▸ **TRY IT**: From the listing below, copy only the lines running from the line that contains "What is $\left(-4267734" to the line that contains "Answer: $2105554255692$", both included.

*** EXTRACTED MATERIAL Section Begins ***

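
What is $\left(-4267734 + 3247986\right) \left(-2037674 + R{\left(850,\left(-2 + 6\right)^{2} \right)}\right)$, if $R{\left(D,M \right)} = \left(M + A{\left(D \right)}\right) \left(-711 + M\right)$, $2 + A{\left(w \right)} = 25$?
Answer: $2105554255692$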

*** EXTRACTED MATERIAL Section Ends ***
*** EXTRACTED MATERIAL Section Begins ***

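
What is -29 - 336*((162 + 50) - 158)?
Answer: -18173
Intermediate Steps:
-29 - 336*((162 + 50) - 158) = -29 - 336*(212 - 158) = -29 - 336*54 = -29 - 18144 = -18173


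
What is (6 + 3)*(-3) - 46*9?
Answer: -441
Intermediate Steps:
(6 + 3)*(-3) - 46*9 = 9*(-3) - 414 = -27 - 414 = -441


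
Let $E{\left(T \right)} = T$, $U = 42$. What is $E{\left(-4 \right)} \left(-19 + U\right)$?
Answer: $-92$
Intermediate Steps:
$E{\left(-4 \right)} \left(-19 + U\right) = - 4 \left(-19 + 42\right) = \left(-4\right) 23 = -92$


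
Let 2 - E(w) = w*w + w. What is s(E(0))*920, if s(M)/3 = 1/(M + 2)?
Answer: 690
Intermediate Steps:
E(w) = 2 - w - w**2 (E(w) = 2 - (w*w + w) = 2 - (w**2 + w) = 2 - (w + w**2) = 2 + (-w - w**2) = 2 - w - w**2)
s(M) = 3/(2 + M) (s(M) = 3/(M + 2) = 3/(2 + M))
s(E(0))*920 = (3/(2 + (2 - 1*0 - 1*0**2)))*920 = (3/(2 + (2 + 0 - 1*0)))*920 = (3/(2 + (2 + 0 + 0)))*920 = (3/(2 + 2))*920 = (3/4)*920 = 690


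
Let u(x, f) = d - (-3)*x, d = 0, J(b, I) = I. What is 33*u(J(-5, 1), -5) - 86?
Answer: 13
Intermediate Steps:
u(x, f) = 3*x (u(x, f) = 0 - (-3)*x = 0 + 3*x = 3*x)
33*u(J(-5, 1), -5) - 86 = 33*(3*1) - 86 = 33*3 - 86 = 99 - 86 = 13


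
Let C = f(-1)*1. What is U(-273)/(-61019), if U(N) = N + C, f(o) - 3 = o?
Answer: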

*** EXTRACTED MATERIAL Section Ends ***

▸ **SOLUTION FOR THIS PROBLEM**:
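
What is $\left(-4267734 + 3247986\right) \left(-2037674 + R{\left(850,\left(-2 + 6\right)^{2} \right)}\right)$, if $R{\left(D,M \right)} = \left(M + A{\left(D \right)}\right) \left(-711 + M\right)$, $2 + A{\left(w \right)} = 25$?
Answer: $2105554255692$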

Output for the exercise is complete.